Only one stretch of the data below should be repeated: the lines from the line containing "robot to p'=(2041/250,-1873/250)." through the line containing "k_att=3/2, k_rep=11, robot", inclusive, exactly as they are.

== Given entries

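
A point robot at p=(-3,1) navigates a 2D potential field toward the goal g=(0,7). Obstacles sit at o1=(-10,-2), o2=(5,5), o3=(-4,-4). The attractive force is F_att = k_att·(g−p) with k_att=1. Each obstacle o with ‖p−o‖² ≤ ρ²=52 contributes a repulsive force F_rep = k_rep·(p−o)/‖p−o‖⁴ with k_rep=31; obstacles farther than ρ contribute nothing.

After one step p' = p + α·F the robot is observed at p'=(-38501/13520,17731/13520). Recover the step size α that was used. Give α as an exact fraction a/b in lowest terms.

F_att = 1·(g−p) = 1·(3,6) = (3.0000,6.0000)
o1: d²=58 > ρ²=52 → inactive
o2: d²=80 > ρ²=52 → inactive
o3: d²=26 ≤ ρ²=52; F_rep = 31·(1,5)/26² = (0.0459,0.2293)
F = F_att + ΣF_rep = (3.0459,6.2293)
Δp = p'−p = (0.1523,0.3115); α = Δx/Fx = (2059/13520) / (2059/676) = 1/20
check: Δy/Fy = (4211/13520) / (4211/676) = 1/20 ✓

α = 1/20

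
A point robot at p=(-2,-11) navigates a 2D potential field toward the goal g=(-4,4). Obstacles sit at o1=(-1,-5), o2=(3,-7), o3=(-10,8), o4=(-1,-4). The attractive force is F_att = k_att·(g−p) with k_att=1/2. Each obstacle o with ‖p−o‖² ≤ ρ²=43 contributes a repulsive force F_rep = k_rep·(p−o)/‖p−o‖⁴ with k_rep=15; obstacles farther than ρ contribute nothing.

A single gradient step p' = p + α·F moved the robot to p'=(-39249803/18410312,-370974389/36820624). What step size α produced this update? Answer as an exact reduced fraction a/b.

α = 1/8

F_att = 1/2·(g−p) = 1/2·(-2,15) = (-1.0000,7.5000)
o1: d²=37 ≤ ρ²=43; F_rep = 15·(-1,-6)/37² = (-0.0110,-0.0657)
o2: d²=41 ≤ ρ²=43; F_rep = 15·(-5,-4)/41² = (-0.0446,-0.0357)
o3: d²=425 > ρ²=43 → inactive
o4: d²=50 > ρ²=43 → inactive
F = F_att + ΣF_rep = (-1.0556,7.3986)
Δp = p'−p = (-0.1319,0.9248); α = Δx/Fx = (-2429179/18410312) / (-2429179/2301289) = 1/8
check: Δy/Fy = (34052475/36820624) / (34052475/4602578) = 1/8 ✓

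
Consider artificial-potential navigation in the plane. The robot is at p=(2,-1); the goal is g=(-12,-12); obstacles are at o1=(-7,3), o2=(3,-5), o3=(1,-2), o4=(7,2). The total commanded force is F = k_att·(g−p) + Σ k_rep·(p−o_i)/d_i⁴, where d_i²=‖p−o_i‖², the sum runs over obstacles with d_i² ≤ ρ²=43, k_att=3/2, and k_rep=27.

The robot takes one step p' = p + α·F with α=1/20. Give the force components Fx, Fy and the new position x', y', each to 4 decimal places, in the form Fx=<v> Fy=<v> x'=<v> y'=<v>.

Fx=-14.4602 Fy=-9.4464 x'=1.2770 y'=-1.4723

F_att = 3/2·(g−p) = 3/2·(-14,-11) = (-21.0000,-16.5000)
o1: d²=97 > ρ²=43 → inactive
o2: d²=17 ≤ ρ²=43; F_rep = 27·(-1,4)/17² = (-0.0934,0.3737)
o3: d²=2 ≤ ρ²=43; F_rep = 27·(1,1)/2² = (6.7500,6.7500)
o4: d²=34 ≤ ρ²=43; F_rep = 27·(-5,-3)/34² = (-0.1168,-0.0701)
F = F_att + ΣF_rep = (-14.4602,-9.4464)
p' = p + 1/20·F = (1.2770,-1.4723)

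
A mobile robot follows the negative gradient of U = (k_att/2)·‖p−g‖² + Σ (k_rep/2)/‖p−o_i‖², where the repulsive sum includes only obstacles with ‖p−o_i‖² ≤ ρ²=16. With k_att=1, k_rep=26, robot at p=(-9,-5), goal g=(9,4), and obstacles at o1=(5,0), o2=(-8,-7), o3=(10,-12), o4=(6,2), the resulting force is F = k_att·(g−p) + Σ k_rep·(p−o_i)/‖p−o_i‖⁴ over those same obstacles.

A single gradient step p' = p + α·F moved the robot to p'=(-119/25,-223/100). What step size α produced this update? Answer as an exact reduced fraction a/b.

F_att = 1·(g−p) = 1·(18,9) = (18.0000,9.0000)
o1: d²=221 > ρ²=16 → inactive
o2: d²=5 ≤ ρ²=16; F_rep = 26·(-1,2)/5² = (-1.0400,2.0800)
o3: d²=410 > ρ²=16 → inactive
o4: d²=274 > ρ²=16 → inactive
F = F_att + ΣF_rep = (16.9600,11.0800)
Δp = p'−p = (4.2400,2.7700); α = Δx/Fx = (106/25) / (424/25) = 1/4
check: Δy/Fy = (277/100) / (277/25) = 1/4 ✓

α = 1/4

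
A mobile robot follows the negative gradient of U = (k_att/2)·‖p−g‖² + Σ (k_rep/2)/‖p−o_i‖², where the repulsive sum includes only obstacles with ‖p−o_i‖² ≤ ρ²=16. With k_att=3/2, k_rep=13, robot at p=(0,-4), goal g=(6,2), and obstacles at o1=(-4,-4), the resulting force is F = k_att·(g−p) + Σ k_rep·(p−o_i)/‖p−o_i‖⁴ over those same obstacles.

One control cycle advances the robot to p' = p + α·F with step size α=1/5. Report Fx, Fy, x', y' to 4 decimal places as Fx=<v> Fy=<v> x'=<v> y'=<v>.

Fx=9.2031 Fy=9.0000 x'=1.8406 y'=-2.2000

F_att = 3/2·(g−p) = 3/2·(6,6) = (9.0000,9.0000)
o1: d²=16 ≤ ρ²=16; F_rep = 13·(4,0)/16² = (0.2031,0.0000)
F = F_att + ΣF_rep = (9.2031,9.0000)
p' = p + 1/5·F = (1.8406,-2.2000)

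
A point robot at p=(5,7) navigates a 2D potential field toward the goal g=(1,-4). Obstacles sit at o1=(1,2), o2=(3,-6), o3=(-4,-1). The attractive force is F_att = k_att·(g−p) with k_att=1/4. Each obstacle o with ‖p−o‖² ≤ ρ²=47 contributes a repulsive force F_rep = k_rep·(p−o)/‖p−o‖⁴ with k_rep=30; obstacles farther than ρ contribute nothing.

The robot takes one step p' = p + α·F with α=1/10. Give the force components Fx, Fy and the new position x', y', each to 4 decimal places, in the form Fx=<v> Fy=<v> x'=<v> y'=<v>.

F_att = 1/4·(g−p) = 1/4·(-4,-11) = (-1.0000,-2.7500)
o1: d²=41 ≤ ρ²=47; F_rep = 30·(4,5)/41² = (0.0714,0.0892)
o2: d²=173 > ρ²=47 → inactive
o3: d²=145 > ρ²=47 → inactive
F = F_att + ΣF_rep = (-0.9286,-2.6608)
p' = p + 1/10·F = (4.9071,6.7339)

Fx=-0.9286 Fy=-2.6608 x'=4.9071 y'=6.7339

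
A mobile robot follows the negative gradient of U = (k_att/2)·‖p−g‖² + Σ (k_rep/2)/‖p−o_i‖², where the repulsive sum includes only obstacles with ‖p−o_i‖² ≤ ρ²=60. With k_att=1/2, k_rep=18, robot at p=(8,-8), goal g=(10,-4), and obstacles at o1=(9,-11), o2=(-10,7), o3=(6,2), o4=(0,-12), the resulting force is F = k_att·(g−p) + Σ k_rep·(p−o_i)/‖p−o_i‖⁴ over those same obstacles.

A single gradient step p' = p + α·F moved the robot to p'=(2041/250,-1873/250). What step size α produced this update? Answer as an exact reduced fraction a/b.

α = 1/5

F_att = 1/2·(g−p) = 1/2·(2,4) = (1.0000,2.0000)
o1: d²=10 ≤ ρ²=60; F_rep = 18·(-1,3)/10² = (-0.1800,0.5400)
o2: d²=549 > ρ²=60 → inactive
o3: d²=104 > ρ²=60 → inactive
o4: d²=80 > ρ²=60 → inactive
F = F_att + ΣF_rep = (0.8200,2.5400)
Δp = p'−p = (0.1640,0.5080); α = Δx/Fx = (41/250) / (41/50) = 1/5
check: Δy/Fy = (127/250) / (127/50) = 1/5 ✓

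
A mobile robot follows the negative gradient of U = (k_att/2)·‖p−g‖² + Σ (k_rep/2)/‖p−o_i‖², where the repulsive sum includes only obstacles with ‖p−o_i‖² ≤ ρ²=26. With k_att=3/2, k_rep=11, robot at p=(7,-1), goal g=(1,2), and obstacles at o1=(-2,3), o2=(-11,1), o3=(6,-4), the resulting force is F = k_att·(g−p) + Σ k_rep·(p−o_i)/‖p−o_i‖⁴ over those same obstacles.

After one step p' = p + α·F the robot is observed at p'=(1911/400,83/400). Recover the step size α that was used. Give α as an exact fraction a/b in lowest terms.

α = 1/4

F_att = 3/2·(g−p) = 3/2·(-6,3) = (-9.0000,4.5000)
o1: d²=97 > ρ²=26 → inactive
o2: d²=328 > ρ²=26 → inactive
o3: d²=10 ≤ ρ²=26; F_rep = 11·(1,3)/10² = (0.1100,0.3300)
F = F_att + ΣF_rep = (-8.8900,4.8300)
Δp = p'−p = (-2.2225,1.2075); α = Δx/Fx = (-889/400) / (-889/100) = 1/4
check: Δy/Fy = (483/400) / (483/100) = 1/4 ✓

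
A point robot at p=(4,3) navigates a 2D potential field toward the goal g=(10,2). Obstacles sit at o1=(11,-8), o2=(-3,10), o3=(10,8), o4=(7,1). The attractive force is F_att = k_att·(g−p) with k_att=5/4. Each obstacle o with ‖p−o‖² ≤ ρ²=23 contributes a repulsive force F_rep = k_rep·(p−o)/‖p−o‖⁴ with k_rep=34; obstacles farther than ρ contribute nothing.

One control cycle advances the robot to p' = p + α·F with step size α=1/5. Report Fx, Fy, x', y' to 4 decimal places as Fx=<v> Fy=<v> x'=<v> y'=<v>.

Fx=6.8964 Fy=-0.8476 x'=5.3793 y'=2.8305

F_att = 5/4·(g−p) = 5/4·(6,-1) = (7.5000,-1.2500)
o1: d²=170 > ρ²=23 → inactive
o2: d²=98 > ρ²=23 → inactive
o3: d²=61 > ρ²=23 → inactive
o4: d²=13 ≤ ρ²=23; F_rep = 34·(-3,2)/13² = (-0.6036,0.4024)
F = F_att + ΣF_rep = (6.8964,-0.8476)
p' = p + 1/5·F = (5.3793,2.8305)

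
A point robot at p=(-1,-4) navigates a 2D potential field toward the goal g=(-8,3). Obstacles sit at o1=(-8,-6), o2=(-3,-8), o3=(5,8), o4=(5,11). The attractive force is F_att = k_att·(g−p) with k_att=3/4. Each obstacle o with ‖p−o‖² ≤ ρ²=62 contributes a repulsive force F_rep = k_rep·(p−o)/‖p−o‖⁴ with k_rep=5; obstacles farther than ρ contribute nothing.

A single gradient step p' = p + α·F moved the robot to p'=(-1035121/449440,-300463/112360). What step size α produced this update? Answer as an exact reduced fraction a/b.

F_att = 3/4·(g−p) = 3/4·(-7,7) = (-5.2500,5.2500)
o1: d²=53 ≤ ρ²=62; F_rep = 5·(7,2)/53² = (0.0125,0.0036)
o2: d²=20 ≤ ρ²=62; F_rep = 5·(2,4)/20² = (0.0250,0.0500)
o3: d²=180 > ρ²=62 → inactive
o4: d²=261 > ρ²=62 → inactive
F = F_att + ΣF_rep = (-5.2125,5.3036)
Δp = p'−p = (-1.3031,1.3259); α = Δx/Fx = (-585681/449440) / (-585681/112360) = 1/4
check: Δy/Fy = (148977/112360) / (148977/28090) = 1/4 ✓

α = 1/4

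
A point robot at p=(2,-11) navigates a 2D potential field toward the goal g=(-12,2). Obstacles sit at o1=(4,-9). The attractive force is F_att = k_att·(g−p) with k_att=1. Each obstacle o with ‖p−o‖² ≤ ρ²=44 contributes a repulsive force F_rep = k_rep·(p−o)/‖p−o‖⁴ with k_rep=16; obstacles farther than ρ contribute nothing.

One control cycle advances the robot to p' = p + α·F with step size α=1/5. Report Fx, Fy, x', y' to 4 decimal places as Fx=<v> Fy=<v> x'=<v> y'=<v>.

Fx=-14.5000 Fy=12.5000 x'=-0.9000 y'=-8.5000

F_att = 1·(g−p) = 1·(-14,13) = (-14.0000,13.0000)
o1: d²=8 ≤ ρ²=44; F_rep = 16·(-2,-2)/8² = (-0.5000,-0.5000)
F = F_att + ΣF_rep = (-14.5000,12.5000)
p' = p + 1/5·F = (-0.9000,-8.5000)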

====
== Given entries

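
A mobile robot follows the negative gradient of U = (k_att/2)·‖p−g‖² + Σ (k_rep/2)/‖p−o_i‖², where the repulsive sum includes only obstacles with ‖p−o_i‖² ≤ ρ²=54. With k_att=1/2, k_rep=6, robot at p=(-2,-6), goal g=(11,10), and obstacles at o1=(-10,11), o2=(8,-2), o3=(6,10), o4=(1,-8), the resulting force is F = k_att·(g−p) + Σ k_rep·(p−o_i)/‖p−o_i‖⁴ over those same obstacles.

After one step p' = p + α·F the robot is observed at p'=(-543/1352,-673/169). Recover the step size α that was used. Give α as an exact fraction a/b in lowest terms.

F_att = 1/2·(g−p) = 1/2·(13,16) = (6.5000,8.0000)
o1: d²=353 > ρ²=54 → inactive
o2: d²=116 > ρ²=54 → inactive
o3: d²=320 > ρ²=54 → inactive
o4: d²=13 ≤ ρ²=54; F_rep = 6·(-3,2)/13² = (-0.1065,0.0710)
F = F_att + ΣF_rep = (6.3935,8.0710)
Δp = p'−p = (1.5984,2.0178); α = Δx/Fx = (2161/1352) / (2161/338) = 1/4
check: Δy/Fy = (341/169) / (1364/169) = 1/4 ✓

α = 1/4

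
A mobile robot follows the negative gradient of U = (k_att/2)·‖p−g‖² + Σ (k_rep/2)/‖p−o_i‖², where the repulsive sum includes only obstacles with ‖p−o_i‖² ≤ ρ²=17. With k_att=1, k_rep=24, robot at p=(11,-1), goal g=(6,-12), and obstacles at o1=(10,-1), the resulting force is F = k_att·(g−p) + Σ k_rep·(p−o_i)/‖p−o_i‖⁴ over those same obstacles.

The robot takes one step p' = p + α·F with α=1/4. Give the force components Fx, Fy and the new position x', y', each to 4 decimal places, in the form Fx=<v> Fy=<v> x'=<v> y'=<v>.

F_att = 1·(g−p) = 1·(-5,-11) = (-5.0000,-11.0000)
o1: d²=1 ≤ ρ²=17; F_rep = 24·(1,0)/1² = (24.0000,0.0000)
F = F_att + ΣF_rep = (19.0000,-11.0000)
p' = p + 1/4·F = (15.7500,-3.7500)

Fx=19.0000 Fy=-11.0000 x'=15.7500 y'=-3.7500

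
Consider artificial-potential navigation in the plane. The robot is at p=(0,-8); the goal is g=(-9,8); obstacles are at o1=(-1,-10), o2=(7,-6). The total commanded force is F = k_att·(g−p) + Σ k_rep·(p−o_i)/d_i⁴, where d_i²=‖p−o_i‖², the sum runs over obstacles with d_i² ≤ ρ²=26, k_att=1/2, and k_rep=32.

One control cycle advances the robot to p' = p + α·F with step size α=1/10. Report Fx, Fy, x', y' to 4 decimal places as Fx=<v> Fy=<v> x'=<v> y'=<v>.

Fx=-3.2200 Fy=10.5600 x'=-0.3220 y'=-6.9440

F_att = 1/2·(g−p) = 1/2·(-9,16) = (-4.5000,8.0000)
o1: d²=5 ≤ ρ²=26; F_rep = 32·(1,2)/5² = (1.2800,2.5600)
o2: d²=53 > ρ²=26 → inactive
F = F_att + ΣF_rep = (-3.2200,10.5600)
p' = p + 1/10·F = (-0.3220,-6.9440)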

====
== Given entries

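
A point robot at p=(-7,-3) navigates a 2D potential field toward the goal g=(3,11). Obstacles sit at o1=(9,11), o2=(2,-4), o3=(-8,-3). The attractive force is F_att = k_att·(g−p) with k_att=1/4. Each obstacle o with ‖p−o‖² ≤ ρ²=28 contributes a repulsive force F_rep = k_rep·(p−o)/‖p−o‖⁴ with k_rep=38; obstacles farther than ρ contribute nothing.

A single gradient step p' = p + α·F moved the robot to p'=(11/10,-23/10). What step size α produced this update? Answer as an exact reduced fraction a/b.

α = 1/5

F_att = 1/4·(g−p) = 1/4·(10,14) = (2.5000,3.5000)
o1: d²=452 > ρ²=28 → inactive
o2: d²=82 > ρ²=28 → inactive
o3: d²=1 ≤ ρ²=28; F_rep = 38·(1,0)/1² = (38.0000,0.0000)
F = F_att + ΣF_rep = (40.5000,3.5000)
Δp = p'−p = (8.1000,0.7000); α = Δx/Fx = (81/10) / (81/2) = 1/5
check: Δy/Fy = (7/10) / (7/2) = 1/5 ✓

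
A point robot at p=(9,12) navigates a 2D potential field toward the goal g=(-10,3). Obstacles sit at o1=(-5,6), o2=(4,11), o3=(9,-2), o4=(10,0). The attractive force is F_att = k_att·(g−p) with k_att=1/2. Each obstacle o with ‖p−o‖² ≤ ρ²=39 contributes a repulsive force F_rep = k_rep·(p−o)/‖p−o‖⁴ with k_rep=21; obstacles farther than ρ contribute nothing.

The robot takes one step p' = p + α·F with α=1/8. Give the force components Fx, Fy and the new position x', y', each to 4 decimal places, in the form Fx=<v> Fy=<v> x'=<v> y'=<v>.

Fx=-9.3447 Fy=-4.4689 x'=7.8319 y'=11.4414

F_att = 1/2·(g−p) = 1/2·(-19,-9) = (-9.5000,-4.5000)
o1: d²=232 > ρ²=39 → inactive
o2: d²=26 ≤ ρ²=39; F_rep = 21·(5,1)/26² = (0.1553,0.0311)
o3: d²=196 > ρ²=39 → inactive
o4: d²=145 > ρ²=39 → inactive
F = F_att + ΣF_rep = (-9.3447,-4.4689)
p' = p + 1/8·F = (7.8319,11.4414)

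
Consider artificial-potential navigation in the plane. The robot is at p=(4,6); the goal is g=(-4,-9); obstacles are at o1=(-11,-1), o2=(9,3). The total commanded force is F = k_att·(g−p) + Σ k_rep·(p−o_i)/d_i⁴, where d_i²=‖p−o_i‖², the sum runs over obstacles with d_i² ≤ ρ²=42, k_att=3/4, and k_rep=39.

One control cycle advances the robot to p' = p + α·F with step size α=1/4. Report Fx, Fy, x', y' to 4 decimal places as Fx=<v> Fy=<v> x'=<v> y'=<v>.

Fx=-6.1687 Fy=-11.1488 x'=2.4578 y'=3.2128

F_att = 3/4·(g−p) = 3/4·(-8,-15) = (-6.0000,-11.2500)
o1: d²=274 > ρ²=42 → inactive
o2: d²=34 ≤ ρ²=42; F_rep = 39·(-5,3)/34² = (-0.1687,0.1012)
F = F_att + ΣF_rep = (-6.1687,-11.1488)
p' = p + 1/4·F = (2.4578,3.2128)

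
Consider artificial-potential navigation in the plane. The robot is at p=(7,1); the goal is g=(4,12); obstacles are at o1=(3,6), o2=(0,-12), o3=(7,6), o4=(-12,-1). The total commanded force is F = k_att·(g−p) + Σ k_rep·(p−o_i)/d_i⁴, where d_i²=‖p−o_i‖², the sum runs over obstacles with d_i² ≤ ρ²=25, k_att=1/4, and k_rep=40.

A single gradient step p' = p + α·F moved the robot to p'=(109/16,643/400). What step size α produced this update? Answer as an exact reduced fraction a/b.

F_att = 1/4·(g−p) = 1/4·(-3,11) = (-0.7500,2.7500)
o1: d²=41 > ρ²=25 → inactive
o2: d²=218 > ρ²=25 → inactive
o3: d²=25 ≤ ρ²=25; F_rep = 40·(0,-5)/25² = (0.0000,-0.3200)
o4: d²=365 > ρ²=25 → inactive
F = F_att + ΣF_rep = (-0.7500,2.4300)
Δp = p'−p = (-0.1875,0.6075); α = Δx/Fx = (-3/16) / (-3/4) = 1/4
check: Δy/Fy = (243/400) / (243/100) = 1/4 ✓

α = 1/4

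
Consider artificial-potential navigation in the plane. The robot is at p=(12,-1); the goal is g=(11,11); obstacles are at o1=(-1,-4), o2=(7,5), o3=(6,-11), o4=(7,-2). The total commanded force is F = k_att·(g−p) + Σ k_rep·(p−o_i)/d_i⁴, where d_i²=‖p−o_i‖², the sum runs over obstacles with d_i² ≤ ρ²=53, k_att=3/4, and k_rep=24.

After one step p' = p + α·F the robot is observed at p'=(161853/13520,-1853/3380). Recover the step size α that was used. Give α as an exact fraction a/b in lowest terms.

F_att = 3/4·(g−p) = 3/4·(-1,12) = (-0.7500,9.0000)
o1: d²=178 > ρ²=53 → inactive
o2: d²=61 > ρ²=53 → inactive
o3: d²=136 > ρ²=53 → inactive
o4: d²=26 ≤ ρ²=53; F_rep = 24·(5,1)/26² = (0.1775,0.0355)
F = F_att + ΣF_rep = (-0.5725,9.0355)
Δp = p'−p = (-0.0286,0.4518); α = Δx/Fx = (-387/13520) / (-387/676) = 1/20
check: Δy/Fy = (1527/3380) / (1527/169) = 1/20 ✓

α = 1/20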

====

* **Answer to the exercise**
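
A single gradient step p' = p + α·F moved the robot to p'=(2041/250,-1873/250). What step size α produced this update? Answer as an exact reduced fraction a/b.

α = 1/5

F_att = 1/2·(g−p) = 1/2·(2,4) = (1.0000,2.0000)
o1: d²=10 ≤ ρ²=60; F_rep = 18·(-1,3)/10² = (-0.1800,0.5400)
o2: d²=549 > ρ²=60 → inactive
o3: d²=104 > ρ²=60 → inactive
o4: d²=80 > ρ²=60 → inactive
F = F_att + ΣF_rep = (0.8200,2.5400)
Δp = p'−p = (0.1640,0.5080); α = Δx/Fx = (41/250) / (41/50) = 1/5
check: Δy/Fy = (127/250) / (127/50) = 1/5 ✓

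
A mobile robot follows the negative gradient of U = (k_att/2)·‖p−g‖² + Σ (k_rep/2)/‖p−o_i‖², where the repulsive sum includes only obstacles with ‖p−o_i‖² ≤ ρ²=26. With k_att=3/2, k_rep=11, robot at p=(7,-1), goal g=(1,2), and obstacles at o1=(-2,3), o2=(-11,1), o3=(6,-4), the resulting force is F = k_att·(g−p) + Σ k_rep·(p−o_i)/‖p−o_i‖⁴ over those same obstacles.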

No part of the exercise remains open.